Extracted information
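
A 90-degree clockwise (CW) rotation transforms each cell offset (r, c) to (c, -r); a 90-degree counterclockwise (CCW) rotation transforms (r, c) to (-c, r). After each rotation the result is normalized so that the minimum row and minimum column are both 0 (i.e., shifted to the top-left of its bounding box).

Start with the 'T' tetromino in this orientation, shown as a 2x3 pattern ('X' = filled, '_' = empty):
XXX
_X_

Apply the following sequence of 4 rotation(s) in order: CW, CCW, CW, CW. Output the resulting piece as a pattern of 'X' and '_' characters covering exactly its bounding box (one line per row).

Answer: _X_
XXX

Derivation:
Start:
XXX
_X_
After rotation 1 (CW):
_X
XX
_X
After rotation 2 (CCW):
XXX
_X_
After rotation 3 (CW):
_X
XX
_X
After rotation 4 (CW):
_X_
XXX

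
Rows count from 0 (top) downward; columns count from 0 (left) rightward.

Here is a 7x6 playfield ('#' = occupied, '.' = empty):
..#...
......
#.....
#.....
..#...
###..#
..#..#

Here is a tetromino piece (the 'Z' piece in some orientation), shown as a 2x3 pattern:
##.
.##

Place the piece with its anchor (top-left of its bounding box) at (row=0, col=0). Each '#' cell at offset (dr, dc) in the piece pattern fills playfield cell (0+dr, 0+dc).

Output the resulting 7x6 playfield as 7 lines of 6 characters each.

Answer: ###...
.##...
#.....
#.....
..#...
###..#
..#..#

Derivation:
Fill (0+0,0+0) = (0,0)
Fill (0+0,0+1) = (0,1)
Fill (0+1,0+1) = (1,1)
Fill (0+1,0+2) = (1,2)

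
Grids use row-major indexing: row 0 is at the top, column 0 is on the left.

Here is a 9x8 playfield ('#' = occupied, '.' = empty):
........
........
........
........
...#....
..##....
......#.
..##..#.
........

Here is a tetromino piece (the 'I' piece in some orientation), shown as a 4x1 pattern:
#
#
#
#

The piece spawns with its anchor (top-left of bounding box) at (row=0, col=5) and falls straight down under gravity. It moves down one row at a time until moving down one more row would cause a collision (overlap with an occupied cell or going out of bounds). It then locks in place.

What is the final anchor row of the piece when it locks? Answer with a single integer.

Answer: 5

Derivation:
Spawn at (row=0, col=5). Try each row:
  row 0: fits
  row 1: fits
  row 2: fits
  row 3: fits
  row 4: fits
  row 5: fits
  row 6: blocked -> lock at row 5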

==

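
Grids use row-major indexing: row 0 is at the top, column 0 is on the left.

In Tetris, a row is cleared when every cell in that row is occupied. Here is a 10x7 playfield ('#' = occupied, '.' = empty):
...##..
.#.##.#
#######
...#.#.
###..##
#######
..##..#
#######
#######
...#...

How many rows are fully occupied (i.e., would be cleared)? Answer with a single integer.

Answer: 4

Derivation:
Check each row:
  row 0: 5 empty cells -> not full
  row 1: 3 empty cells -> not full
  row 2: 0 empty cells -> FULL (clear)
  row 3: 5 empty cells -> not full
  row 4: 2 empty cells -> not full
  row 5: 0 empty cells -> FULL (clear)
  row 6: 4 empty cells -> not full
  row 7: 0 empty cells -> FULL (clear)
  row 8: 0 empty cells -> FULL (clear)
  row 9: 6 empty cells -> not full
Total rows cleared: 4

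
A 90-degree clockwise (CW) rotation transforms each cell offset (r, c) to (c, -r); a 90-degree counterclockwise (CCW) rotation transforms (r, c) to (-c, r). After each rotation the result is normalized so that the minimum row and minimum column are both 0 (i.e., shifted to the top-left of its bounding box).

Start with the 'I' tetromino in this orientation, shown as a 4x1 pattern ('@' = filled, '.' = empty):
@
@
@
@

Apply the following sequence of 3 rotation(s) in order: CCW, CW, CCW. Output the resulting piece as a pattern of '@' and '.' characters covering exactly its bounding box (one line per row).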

---

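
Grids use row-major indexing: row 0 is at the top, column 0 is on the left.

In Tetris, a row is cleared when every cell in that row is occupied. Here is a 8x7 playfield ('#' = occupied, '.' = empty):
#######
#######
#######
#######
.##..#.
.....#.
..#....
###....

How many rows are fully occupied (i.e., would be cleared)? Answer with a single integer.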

What the task asks
Output exactly the lines of the material above from the one containing "Here is a tetromino piece (the 'I'" up to and including the one containing "The piece spawns".

Written answer
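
Here is a tetromino piece (the 'I' piece in some orientation), shown as a 4x1 pattern:
#
#
#
#

The piece spawns with its anchor (top-left of bounding box) at (row=0, col=5) and falls straight down under gravity. It moves down one row at a time until moving down one more row would cause a collision (overlap with an occupied cell or going out of bounds). It then locks in place.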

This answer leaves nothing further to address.